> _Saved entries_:
--- START ---

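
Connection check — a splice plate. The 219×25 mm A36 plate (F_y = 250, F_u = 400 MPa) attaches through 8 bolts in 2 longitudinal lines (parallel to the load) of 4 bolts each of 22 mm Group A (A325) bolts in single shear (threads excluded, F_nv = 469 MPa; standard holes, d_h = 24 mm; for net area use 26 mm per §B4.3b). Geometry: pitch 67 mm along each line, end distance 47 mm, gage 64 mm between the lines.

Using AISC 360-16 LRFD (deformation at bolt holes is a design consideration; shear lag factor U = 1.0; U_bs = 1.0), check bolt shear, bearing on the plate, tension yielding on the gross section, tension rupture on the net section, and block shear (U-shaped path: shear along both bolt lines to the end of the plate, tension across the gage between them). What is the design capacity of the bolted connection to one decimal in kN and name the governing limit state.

1069.7 kN (bolt shear governs)

Bolt shear: A_b = π(22)²/4 = 380.13 mm². φR_n = 0.75 × 469 × 380.13 × 8 × 1 = 1069.7 kN.
Bearing (25 mm plate, F_u = 400 MPa): end bolts L_c = 47 − 24/2 = 35, R_n = min(1.2×35×25×400, 2.4×22×25×400) = 420 kN/bolt; interior L_c = 67 − 24 = 43, R_n = 516 kN/bolt. φR_n = 0.75 × (2×420 + 6×516) = 2952.0 kN.
Tension yield (gross): A_g = 219×25 = 5475 mm². φR_n = 0.90 × 250 × 5475 = 1231.9 kN.
Tension rupture (net): A_n = (219 − 2×26)×25 = 4175 mm² (U = 1.0, A_e = A_n). φR_n = 0.75 × 400 × 4175 = 1252.5 kN.
Block shear: shear path 2×[47+3×67] = 2×248 mm, A_gv = 12400, A_nv = 2×(248 − 3.5×26)×25 = 7850 mm²; tension across gage: (64 − 1×26)×25 = 950 mm². R_n = min(0.6×400×7850, 0.6×250×12400) + 1.0×400×950 = min(1884, 1860) + 380 = 2240 kN. φR_n = 0.75 × 2240 = 1680.0 kN.
Governing: min(1069.7, 2952.0, 1231.9, 1252.5, 1680.0) = 1069.7 kN → bolt shear.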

--- END ---

The answer must restate each entry word for word.

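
Connection check — a splice plate. The 219×25 mm A36 plate (F_y = 250, F_u = 400 MPa) attaches through 8 bolts in 2 longitudinal lines (parallel to the load) of 4 bolts each of 22 mm Group A (A325) bolts in single shear (threads excluded, F_nv = 469 MPa; standard holes, d_h = 24 mm; for net area use 26 mm per §B4.3b). Geometry: pitch 67 mm along each line, end distance 47 mm, gage 64 mm between the lines.

Using AISC 360-16 LRFD (deformation at bolt holes is a design consideration; shear lag factor U = 1.0; U_bs = 1.0), check bolt shear, bearing on the plate, tension yielding on the gross section, tension rupture on the net section, and block shear (U-shaped path: shear along both bolt lines to the end of the plate, tension across the gage between them). What is the design capacity of the bolted connection to one decimal in kN and name the governing limit state.

1069.7 kN (bolt shear governs)

Bolt shear: A_b = π(22)²/4 = 380.13 mm². φR_n = 0.75 × 469 × 380.13 × 8 × 1 = 1069.7 kN.
Bearing (25 mm plate, F_u = 400 MPa): end bolts L_c = 47 − 24/2 = 35, R_n = min(1.2×35×25×400, 2.4×22×25×400) = 420 kN/bolt; interior L_c = 67 − 24 = 43, R_n = 516 kN/bolt. φR_n = 0.75 × (2×420 + 6×516) = 2952.0 kN.
Tension yield (gross): A_g = 219×25 = 5475 mm². φR_n = 0.90 × 250 × 5475 = 1231.9 kN.
Tension rupture (net): A_n = (219 − 2×26)×25 = 4175 mm² (U = 1.0, A_e = A_n). φR_n = 0.75 × 400 × 4175 = 1252.5 kN.
Block shear: shear path 2×[47+3×67] = 2×248 mm, A_gv = 12400, A_nv = 2×(248 − 3.5×26)×25 = 7850 mm²; tension across gage: (64 − 1×26)×25 = 950 mm². R_n = min(0.6×400×7850, 0.6×250×12400) + 1.0×400×950 = min(1884, 1860) + 380 = 2240 kN. φR_n = 0.75 × 2240 = 1680.0 kN.
Governing: min(1069.7, 2952.0, 1231.9, 1252.5, 1680.0) = 1069.7 kN → bolt shear.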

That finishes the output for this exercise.